Exercise brief: Print out all the records, word for word.

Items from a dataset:
- Opening Delimiter -
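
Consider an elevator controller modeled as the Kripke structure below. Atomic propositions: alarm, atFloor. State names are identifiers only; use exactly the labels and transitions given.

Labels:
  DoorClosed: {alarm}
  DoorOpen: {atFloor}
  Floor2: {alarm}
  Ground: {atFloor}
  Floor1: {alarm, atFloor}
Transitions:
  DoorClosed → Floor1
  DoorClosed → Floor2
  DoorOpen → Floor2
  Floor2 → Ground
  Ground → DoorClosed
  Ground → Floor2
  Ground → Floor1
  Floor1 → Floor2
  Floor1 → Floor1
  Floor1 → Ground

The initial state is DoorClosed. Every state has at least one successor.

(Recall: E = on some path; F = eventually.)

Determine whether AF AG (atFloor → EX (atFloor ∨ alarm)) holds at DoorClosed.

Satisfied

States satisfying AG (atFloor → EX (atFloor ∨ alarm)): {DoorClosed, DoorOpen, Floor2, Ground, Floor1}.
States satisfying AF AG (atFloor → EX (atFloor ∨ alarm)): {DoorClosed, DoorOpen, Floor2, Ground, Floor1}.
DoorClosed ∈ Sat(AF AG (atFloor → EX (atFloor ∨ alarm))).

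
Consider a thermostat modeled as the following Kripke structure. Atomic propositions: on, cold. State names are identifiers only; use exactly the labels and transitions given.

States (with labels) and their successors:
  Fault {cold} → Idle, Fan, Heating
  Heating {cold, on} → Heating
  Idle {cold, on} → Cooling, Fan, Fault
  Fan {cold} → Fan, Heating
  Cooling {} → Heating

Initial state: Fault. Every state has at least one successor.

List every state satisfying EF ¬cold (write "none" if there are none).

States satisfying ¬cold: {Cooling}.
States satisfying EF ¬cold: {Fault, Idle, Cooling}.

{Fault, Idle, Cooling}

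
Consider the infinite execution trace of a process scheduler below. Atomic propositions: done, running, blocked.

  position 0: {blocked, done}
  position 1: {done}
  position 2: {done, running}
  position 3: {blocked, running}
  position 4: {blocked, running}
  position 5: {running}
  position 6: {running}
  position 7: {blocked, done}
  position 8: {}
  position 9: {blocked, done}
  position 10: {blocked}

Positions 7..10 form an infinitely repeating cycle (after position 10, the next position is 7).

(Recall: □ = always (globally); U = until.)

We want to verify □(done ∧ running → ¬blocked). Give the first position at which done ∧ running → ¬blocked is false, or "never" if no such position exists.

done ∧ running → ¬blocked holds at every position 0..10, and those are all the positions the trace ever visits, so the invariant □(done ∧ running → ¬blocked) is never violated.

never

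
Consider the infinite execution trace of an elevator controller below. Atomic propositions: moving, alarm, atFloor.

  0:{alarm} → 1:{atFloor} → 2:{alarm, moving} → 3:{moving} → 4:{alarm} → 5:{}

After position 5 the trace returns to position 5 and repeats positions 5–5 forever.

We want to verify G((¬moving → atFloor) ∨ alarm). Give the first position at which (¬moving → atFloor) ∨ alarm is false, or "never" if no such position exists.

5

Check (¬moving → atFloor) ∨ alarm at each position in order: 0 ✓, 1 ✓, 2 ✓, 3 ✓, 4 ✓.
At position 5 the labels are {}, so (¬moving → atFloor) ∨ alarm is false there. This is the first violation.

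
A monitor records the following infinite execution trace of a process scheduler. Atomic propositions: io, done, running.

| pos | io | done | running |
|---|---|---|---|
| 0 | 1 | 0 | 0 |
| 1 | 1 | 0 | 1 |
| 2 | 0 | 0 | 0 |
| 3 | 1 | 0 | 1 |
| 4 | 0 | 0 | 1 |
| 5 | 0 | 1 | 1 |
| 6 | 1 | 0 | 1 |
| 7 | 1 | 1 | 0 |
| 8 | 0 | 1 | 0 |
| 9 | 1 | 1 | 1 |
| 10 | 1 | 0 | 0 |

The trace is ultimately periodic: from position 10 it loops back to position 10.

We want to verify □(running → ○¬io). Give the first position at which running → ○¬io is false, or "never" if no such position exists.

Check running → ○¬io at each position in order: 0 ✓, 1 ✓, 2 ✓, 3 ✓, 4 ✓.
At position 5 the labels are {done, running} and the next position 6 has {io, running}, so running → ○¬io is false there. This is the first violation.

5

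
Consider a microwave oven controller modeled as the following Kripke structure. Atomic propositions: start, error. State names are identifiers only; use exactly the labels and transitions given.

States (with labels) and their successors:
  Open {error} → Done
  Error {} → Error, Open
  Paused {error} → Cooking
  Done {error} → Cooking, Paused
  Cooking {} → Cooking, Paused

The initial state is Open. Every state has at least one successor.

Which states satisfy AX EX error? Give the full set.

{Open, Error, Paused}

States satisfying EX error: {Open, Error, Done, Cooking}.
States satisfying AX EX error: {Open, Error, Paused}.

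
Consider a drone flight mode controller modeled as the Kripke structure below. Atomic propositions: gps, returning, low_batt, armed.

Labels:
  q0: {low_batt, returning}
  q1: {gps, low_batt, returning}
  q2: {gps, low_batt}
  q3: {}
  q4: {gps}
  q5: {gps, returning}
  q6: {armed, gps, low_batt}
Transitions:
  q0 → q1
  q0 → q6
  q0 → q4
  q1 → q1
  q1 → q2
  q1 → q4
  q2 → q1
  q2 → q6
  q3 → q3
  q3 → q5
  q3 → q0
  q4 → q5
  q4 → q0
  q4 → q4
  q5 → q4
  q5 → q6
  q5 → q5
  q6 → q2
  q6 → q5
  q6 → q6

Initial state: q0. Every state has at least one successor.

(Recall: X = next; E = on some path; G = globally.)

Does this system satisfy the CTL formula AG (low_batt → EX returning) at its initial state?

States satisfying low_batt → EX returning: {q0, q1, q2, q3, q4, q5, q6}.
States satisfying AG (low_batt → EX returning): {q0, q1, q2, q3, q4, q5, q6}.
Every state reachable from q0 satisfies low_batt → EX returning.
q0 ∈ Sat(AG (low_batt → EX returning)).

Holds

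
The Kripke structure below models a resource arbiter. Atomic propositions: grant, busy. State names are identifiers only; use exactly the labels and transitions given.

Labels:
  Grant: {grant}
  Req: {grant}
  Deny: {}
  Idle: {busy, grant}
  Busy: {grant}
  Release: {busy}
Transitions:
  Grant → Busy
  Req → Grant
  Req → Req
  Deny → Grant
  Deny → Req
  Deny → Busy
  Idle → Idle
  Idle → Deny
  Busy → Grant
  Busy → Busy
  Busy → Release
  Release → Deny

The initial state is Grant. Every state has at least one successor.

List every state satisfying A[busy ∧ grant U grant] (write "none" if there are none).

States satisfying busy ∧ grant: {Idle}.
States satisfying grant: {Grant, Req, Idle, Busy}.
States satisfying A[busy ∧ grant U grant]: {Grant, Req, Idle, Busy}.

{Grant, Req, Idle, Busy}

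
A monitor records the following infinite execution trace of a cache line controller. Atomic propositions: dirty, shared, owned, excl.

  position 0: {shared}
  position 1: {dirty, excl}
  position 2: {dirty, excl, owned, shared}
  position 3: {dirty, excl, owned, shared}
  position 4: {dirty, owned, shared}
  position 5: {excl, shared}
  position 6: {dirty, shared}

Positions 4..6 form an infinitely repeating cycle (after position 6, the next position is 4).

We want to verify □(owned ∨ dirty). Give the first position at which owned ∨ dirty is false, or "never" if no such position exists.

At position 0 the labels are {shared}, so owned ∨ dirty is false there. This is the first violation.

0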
- Closing Delimiter -
Exercise solution:
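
Consider an elevator controller modeled as the Kripke structure below. Atomic propositions: alarm, atFloor. State names are identifiers only; use exactly the labels and transitions given.

Labels:
  DoorClosed: {alarm}
  DoorOpen: {atFloor}
  Floor2: {alarm}
  Ground: {atFloor}
  Floor1: {alarm, atFloor}
Transitions:
  DoorClosed → Floor1
  DoorClosed → Floor2
  DoorOpen → Floor2
  Floor2 → Ground
  Ground → DoorClosed
  Ground → Floor2
  Ground → Floor1
  Floor1 → Floor2
  Floor1 → Floor1
  Floor1 → Ground

The initial state is DoorClosed. Every state has at least one successor.

(Recall: E = on some path; F = eventually.)

Determine whether AF AG (atFloor → EX (atFloor ∨ alarm)) holds at DoorClosed.

Satisfied

States satisfying AG (atFloor → EX (atFloor ∨ alarm)): {DoorClosed, DoorOpen, Floor2, Ground, Floor1}.
States satisfying AF AG (atFloor → EX (atFloor ∨ alarm)): {DoorClosed, DoorOpen, Floor2, Ground, Floor1}.
DoorClosed ∈ Sat(AF AG (atFloor → EX (atFloor ∨ alarm))).

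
Consider a thermostat modeled as the following Kripke structure. Atomic propositions: on, cold. State names are identifiers only; use exactly the labels and transitions given.

States (with labels) and their successors:
  Fault {cold} → Idle, Fan, Heating
  Heating {cold, on} → Heating
  Idle {cold, on} → Cooling, Fan, Fault
  Fan {cold} → Fan, Heating
  Cooling {} → Heating

Initial state: Fault. Every state has at least one successor.

List every state satisfying EF ¬cold (write "none" if there are none).

States satisfying ¬cold: {Cooling}.
States satisfying EF ¬cold: {Fault, Idle, Cooling}.

{Fault, Idle, Cooling}

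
Consider the infinite execution trace of a process scheduler below. Atomic propositions: done, running, blocked.

  position 0: {blocked, done}
  position 1: {done}
  position 2: {done, running}
  position 3: {blocked, running}
  position 4: {blocked, running}
  position 5: {running}
  position 6: {running}
  position 7: {blocked, done}
  position 8: {}
  position 9: {blocked, done}
  position 10: {blocked}

Positions 7..10 form an infinitely repeating cycle (after position 10, the next position is 7).

(Recall: □ = always (globally); U = until.)

We want to verify □(done ∧ running → ¬blocked). Give the first position at which done ∧ running → ¬blocked is false, or "never" if no such position exists.

done ∧ running → ¬blocked holds at every position 0..10, and those are all the positions the trace ever visits, so the invariant □(done ∧ running → ¬blocked) is never violated.

never

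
Consider the infinite execution trace of an elevator controller below. Atomic propositions: moving, alarm, atFloor.

  0:{alarm} → 1:{atFloor} → 2:{alarm, moving} → 3:{moving} → 4:{alarm} → 5:{}

After position 5 the trace returns to position 5 and repeats positions 5–5 forever.

We want to verify G((¬moving → atFloor) ∨ alarm). Give the first position at which (¬moving → atFloor) ∨ alarm is false, or "never" if no such position exists.

5

Check (¬moving → atFloor) ∨ alarm at each position in order: 0 ✓, 1 ✓, 2 ✓, 3 ✓, 4 ✓.
At position 5 the labels are {}, so (¬moving → atFloor) ∨ alarm is false there. This is the first violation.

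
A monitor records the following infinite execution trace of a process scheduler. Atomic propositions: io, done, running.

| pos | io | done | running |
|---|---|---|---|
| 0 | 1 | 0 | 0 |
| 1 | 1 | 0 | 1 |
| 2 | 0 | 0 | 0 |
| 3 | 1 | 0 | 1 |
| 4 | 0 | 0 | 1 |
| 5 | 0 | 1 | 1 |
| 6 | 1 | 0 | 1 |
| 7 | 1 | 1 | 0 |
| 8 | 0 | 1 | 0 |
| 9 | 1 | 1 | 1 |
| 10 | 1 | 0 | 0 |

The trace is ultimately periodic: from position 10 it loops back to position 10.

We want to verify □(running → ○¬io). Give the first position at which running → ○¬io is false, or "never" if no such position exists.

Check running → ○¬io at each position in order: 0 ✓, 1 ✓, 2 ✓, 3 ✓, 4 ✓.
At position 5 the labels are {done, running} and the next position 6 has {io, running}, so running → ○¬io is false there. This is the first violation.

5

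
Consider a microwave oven controller modeled as the following Kripke structure. Atomic propositions: start, error. State names are identifiers only; use exactly the labels and transitions given.

States (with labels) and their successors:
  Open {error} → Done
  Error {} → Error, Open
  Paused {error} → Cooking
  Done {error} → Cooking, Paused
  Cooking {} → Cooking, Paused

The initial state is Open. Every state has at least one successor.

Which states satisfy AX EX error? Give the full set.

{Open, Error, Paused}

States satisfying EX error: {Open, Error, Done, Cooking}.
States satisfying AX EX error: {Open, Error, Paused}.

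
Consider a drone flight mode controller modeled as the Kripke structure below. Atomic propositions: gps, returning, low_batt, armed.

Labels:
  q0: {low_batt, returning}
  q1: {gps, low_batt, returning}
  q2: {gps, low_batt}
  q3: {}
  q4: {gps}
  q5: {gps, returning}
  q6: {armed, gps, low_batt}
Transitions:
  q0 → q1
  q0 → q6
  q0 → q4
  q1 → q1
  q1 → q2
  q1 → q4
  q2 → q1
  q2 → q6
  q3 → q3
  q3 → q5
  q3 → q0
  q4 → q5
  q4 → q0
  q4 → q4
  q5 → q4
  q5 → q6
  q5 → q5
  q6 → q2
  q6 → q5
  q6 → q6

Initial state: q0. Every state has at least one successor.

(Recall: X = next; E = on some path; G = globally.)

Does this system satisfy the CTL formula AG (low_batt → EX returning) at its initial state?

States satisfying low_batt → EX returning: {q0, q1, q2, q3, q4, q5, q6}.
States satisfying AG (low_batt → EX returning): {q0, q1, q2, q3, q4, q5, q6}.
Every state reachable from q0 satisfies low_batt → EX returning.
q0 ∈ Sat(AG (low_batt → EX returning)).

Holds

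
The Kripke structure below models a resource arbiter. Atomic propositions: grant, busy. State names are identifiers only; use exactly the labels and transitions given.

Labels:
  Grant: {grant}
  Req: {grant}
  Deny: {}
  Idle: {busy, grant}
  Busy: {grant}
  Release: {busy}
Transitions:
  Grant → Busy
  Req → Grant
  Req → Req
  Deny → Grant
  Deny → Req
  Deny → Busy
  Idle → Idle
  Idle → Deny
  Busy → Grant
  Busy → Busy
  Busy → Release
  Release → Deny

The initial state is Grant. Every state has at least one successor.

List every state satisfying A[busy ∧ grant U grant] (write "none" if there are none).

States satisfying busy ∧ grant: {Idle}.
States satisfying grant: {Grant, Req, Idle, Busy}.
States satisfying A[busy ∧ grant U grant]: {Grant, Req, Idle, Busy}.

{Grant, Req, Idle, Busy}

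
A monitor records the following infinite execution trace of a cache line controller. Atomic propositions: dirty, shared, owned, excl.

  position 0: {shared}
  position 1: {dirty, excl}
  position 2: {dirty, excl, owned, shared}
  position 3: {dirty, excl, owned, shared}
  position 4: {dirty, owned, shared}
  position 5: {excl, shared}
  position 6: {dirty, shared}

Positions 4..6 form an infinitely repeating cycle (after position 6, the next position is 4).

We want to verify □(owned ∨ dirty). Give the first position at which owned ∨ dirty is false, or "never" if no such position exists.

At position 0 the labels are {shared}, so owned ∨ dirty is false there. This is the first violation.

0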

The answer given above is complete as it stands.